• _Data for processing_
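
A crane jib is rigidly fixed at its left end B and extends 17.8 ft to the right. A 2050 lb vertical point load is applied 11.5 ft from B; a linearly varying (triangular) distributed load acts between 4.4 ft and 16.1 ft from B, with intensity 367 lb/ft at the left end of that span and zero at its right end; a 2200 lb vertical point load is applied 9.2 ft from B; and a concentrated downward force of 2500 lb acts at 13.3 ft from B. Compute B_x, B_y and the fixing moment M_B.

Resultant of the triangular load: ½ × 367 × 11.7 = 2146.95 lb, acting at 8.3 ft from B (one-third of the span from the peak).
ΣF_x = 0: B_x = 0.
ΣF_y = 0: B_y − 2050 − ½·367·11.7 − 2200 − 2500 = 0 → B_y = 8897 lb.
ΣM about B: M_B − 2050·11.5 − (½·367·11.7)·8.3 − 2200·9.2 − 2500·13.3 = 0 → M_B = 94880 lb·ft.

B_x = 0, B_y = 8897 lb, M_B = 94880 lb·ft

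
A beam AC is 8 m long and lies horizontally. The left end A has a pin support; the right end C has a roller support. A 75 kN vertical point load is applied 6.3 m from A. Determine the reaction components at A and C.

Taking moments about A: C_y·8 − 75·6.3 = 0 → C_y = 472.5/8 = 59.0625 ≈ 59.06 kN.
ΣF_y = 0: A_y + 59.0625 − 75 = 0 → A_y = 15.94 kN.
ΣF_x = 0: no horizontal applied forces, so A_x = 0.

A_x = 0, A_y = 15.94 kN, C_y = 59.06 kN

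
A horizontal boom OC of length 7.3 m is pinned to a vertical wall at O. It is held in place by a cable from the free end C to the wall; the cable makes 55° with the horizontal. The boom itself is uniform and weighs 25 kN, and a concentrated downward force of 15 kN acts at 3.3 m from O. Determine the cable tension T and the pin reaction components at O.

ΣM about O: T·sin55°·7.3 − 25·3.65 − 15·3.3 = 0 → T = 140.75/(7.3·0.819152) = 23.5375 ≈ 23.54 kN.
ΣF_x = 0: O_x − T·cos55° = 0 → O_x = 23.5375 × 0.573576 = 13.50 kN.
ΣF_y = 0: O_y + T·sin55° − 25 − 15 = 0 → O_y = 40 − 23.5375 × 0.819152 = 20.72 kN.

T = 23.54 kN, O_x = 13.50 kN, O_y = 20.72 kN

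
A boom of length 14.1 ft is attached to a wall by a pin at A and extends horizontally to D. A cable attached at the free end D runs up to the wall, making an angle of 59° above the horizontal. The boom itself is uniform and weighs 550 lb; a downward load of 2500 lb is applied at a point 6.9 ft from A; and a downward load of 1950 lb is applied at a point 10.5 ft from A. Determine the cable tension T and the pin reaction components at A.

ΣM about A: T·sin59°·14.1 − 550·7.05 − 2500·6.9 − 1950·10.5 = 0 → T = 41602.5/(14.1·0.857167) = 3442.19 ≈ 3442 lb.
ΣF_x = 0: A_x − T·cos59° = 0 → A_x = 3442.19 × 0.515038 = 1773 lb.
ΣF_y = 0: A_y + T·sin59° − 550 − 2500 − 1950 = 0 → A_y = 5000 − 3442.19 × 0.857167 = 2049 lb.

T = 3442 lb, A_x = 1773 lb, A_y = 2049 lb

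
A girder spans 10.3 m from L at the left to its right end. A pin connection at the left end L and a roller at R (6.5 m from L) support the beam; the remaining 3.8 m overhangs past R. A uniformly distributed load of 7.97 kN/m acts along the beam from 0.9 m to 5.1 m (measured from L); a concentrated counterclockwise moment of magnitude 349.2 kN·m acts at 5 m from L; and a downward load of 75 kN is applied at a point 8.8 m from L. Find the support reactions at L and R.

Resultant of the distributed load: 7.97 × 4.2 = 33.474 kN at 3 m from L.
Taking moments about L: R_y·6.5 − (7.97·4.2)·3 + 349.2 − 75·8.8 = 0 → R_y = 411.222/6.5 = 63.2649 ≈ 63.26 kN.
ΣF_y = 0: L_y + 63.2649 − 7.97·4.2 − 75 = 0 → L_y = 45.21 kN.
ΣF_x = 0: no horizontal applied forces, so L_x = 0.

L_x = 0, L_y = 45.21 kN, R_y = 63.26 kN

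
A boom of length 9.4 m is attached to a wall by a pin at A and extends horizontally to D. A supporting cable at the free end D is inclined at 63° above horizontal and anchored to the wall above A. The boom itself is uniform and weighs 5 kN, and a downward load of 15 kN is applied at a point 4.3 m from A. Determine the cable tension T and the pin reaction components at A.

ΣM about A: T·sin63°·9.4 − 5·4.7 − 15·4.3 = 0 → T = 88/(9.4·0.891007) = 10.5069 ≈ 10.51 kN.
ΣF_x = 0: A_x − T·cos63° = 0 → A_x = 10.5069 × 0.45399 = 4.770 kN.
ΣF_y = 0: A_y + T·sin63° − 5 − 15 = 0 → A_y = 20 − 10.5069 × 0.891007 = 10.64 kN.

T = 10.51 kN, A_x = 4.770 kN, A_y = 10.64 kN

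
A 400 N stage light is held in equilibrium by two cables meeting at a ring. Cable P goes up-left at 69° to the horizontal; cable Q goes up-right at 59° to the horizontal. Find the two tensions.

T_P = 261.4 N, T_Q = 181.9 N

ΣF_x = 0: −T_P·cos69° + T_Q·cos59° = 0 → T_Q = 0.695809·T_P.
ΣF_y = 0: T_P·sin69° + T_Q·sin59° = 400.
Substitute: T_P·(0.93358 + 0.695809·0.857167) = 400 → T_P = 261.437 ≈ 261.4 N.
Then T_Q = 0.695809 × 261.437 = 181.9 N.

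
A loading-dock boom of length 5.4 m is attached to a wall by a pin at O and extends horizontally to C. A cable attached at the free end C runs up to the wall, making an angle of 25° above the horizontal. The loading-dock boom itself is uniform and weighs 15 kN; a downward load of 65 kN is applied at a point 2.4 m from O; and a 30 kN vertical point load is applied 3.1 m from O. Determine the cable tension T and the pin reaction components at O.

T = 126.9 kN, O_x = 115.0 kN, O_y = 56.39 kN

ΣM about O: T·sin25°·5.4 − 15·2.7 − 65·2.4 − 30·3.1 = 0 → T = 289.5/(5.4·0.422618) = 126.855 ≈ 126.9 kN.
ΣF_x = 0: O_x − T·cos25° = 0 → O_x = 126.855 × 0.906308 = 115.0 kN.
ΣF_y = 0: O_y + T·sin25° − 15 − 65 − 30 = 0 → O_y = 110 − 126.855 × 0.422618 = 56.39 kN.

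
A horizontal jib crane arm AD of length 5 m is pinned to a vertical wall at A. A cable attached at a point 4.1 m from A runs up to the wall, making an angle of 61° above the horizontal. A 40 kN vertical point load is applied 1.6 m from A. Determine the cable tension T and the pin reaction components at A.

T = 17.85 kN, A_x = 8.653 kN, A_y = 24.39 kN

ΣM about A: T·sin61°·4.1 − 40·1.6 = 0 → T = 64/(4.1·0.87462) = 17.8475 ≈ 17.85 kN.
ΣF_x = 0: A_x − T·cos61° = 0 → A_x = 17.8475 × 0.48481 = 8.653 kN.
ΣF_y = 0: A_y + T·sin61° − 40 = 0 → A_y = 40 − 17.8475 × 0.87462 = 24.39 kN.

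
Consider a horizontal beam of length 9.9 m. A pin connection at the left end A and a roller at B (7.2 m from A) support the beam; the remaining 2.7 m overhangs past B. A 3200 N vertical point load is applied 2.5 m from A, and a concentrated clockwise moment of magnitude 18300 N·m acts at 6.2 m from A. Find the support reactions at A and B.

A_x = 0, A_y = -452.8 N, B_y = 3653 N

Taking moments about A: B_y·7.2 − 3200·2.5 − 18300 = 0 → B_y = 26300/7.2 = 3652.78 ≈ 3653 N.
ΣF_y = 0: A_y + 3652.78 − 3200 = 0 → A_y = -452.8 N.
ΣF_x = 0: no horizontal applied forces, so A_x = 0.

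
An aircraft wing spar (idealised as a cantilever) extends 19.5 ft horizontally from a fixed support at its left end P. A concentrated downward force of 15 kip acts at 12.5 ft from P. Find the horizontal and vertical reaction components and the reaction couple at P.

P_x = 0, P_y = 15.00 kip, M_P = 187.5 kip·ft

ΣF_x = 0: P_x = 0.
ΣF_y = 0: P_y − 15 = 0 → P_y = 15.00 kip.
ΣM about P: M_P − 15·12.5 = 0 → M_P = 187.5 kip·ft.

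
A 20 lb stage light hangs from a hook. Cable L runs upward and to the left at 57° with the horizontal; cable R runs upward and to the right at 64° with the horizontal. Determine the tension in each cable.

T_L = 10.23 lb, T_R = 12.71 lb

ΣF_x = 0: −T_L·cos57° + T_R·cos64° = 0 → T_R = 1.24242·T_L.
ΣF_y = 0: T_L·sin57° + T_R·sin64° = 20.
Substitute: T_L·(0.838671 + 1.24242·0.898794) = 20 → T_L = 10.2283 ≈ 10.23 lb.
Then T_R = 1.24242 × 10.2283 = 12.71 lb.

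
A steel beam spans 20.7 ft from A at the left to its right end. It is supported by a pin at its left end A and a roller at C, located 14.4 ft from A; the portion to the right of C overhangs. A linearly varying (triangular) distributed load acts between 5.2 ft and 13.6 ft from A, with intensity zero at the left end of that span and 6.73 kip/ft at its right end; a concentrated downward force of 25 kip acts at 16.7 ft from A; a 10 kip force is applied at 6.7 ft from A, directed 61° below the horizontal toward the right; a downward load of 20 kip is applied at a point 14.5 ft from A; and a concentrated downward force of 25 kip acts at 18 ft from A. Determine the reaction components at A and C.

Resultant of the triangular load: ½ × 6.73 × 8.4 = 28.266 kip, acting at 10.8 ft from A (one-third of the span from the peak).
Taking moments about A: C_y·14.4 − (½·6.73·8.4)·10.8 − 25·16.7 − 10·sin61°·6.7 − 20·14.5 − 25·18 = 0 → C_y = 1521.37/14.4 = 105.651 ≈ 105.7 kip.
ΣF_y = 0: A_y + 105.651 − ½·6.73·8.4 − 25 − 10·sin61° − 20 − 25 = 0 → A_y = 1.361 kip.
ΣF_x = 0: A_x + 10·cos61° = 0 → A_x = -4.848 kip.

A_x = -4.848 kip, A_y = 1.361 kip, C_y = 105.7 kip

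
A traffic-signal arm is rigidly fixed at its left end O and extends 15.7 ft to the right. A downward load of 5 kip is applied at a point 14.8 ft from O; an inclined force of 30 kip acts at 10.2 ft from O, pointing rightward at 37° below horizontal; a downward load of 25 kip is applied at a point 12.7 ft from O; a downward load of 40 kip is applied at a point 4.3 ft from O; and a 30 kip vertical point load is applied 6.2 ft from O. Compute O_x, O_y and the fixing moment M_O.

ΣF_x = 0: O_x + 30·cos37° = 0 → O_x = -23.96 kip.
ΣF_y = 0: O_y − 5 − 30·sin37° − 25 − 40 − 30 = 0 → O_y = 118.1 kip.
ΣM about O: M_O − 5·14.8 − 30·sin37°·10.2 − 25·12.7 − 40·4.3 − 30·6.2 = 0 → M_O = 933.7 kip·ft.

O_x = -23.96 kip, O_y = 118.1 kip, M_O = 933.7 kip·ft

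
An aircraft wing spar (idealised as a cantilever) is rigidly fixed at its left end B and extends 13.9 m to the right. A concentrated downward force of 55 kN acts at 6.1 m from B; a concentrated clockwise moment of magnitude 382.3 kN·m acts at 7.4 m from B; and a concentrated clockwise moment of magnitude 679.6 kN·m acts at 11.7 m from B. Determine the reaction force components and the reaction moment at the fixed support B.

B_x = 0, B_y = 55.00 kN, M_B = 1397 kN·m

ΣF_x = 0: B_x = 0.
ΣF_y = 0: B_y − 55 = 0 → B_y = 55.00 kN.
ΣM about B: M_B − 55·6.1 − 382.3 − 679.6 = 0 → M_B = 1397 kN·m.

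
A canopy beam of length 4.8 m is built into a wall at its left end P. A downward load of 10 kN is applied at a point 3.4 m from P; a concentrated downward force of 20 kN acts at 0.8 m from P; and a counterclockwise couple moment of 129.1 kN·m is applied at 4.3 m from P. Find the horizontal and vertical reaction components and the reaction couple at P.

P_x = 0, P_y = 30.00 kN, M_P = -79.10 kN·m

ΣF_x = 0: P_x = 0.
ΣF_y = 0: P_y − 10 − 20 = 0 → P_y = 30.00 kN.
ΣM about P: M_P − 10·3.4 − 20·0.8 + 129.1 = 0 → M_P = -79.10 kN·m.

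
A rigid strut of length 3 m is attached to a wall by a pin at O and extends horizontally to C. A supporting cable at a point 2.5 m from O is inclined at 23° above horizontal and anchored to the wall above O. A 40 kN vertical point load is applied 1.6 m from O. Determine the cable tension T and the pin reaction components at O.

ΣM about O: T·sin23°·2.5 − 40·1.6 = 0 → T = 64/(2.5·0.390731) = 65.5182 ≈ 65.52 kN.
ΣF_x = 0: O_x − T·cos23° = 0 → O_x = 65.5182 × 0.920505 = 60.31 kN.
ΣF_y = 0: O_y + T·sin23° − 40 = 0 → O_y = 40 − 65.5182 × 0.390731 = 14.40 kN.

T = 65.52 kN, O_x = 60.31 kN, O_y = 14.40 kN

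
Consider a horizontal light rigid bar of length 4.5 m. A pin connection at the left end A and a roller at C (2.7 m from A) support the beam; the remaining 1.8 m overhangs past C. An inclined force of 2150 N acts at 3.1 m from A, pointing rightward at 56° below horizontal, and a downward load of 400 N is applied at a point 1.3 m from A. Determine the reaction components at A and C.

Moments about A: C_y·2.7 − 2150·sin56°·3.1 − 400·1.3 = 0 → C_y = 6045.54/2.7 = 2239.09 ≈ 2239 N.
ΣF_y = 0: A_y + 2239.09 − 2150·sin56° − 400 = 0 → A_y = -56.66 N.
ΣF_x = 0: A_x + 2150·cos56° = 0 → A_x = -1202 N.

A_x = -1202 N, A_y = -56.66 N, C_y = 2239 N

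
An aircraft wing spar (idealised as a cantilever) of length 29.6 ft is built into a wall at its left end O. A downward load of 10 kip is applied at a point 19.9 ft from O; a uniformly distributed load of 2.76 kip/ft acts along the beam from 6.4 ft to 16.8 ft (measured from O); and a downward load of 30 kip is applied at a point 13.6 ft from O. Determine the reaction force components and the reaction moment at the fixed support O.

O_x = 0, O_y = 68.70 kip, M_O = 940.0 kip·ft

Resultant of the distributed load: 2.76 × 10.4 = 28.704 kip at 11.6 ft from O.
ΣF_x = 0: O_x = 0.
ΣF_y = 0: O_y − 10 − 2.76·10.4 − 30 = 0 → O_y = 68.70 kip.
ΣM about O: M_O − 10·19.9 − (2.76·10.4)·11.6 − 30·13.6 = 0 → M_O = 940.0 kip·ft.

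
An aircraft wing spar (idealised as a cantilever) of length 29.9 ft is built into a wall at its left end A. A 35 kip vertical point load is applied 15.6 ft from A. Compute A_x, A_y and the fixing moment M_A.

ΣF_x = 0: A_x = 0.
ΣF_y = 0: A_y − 35 = 0 → A_y = 35.00 kip.
ΣM about A: M_A − 35·15.6 = 0 → M_A = 546.0 kip·ft.

A_x = 0, A_y = 35.00 kip, M_A = 546.0 kip·ft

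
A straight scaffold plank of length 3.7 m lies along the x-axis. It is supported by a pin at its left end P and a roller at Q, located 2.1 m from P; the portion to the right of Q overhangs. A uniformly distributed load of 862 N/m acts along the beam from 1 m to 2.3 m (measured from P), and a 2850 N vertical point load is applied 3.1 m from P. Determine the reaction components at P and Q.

P_x = 0, P_y = -1117 N, Q_y = 5088 N

Resultant of the distributed load: 862 × 1.3 = 1120.6 N at 1.65 m from P.
Taking moments about P: Q_y·2.1 − (862·1.3)·1.65 − 2850·3.1 = 0 → Q_y = 10683.99/2.1 = 5087.61 ≈ 5088 N.
ΣF_y = 0: P_y + 5087.61 − 862·1.3 − 2850 = 0 → P_y = -1117 N.
ΣF_x = 0: no horizontal applied forces, so P_x = 0.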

• _What the exercise asks_
Write out exactly the lines from the line holding "An aircraft wing spar (idealised as a cantilever) of length 29.9" through the last line of the data, and nothing besides those lines.

• _Answer for the task_
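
An aircraft wing spar (idealised as a cantilever) of length 29.9 ft is built into a wall at its left end A. A 35 kip vertical point load is applied 15.6 ft from A. Compute A_x, A_y and the fixing moment M_A.

ΣF_x = 0: A_x = 0.
ΣF_y = 0: A_y − 35 = 0 → A_y = 35.00 kip.
ΣM about A: M_A − 35·15.6 = 0 → M_A = 546.0 kip·ft.

A_x = 0, A_y = 35.00 kip, M_A = 546.0 kip·ft

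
A straight scaffold plank of length 3.7 m lies along the x-axis. It is supported by a pin at its left end P and a roller at Q, located 2.1 m from P; the portion to the right of Q overhangs. A uniformly distributed load of 862 N/m acts along the beam from 1 m to 2.3 m (measured from P), and a 2850 N vertical point load is applied 3.1 m from P. Determine the reaction components at P and Q.

P_x = 0, P_y = -1117 N, Q_y = 5088 N

Resultant of the distributed load: 862 × 1.3 = 1120.6 N at 1.65 m from P.
Taking moments about P: Q_y·2.1 − (862·1.3)·1.65 − 2850·3.1 = 0 → Q_y = 10683.99/2.1 = 5087.61 ≈ 5088 N.
ΣF_y = 0: P_y + 5087.61 − 862·1.3 − 2850 = 0 → P_y = -1117 N.
ΣF_x = 0: no horizontal applied forces, so P_x = 0.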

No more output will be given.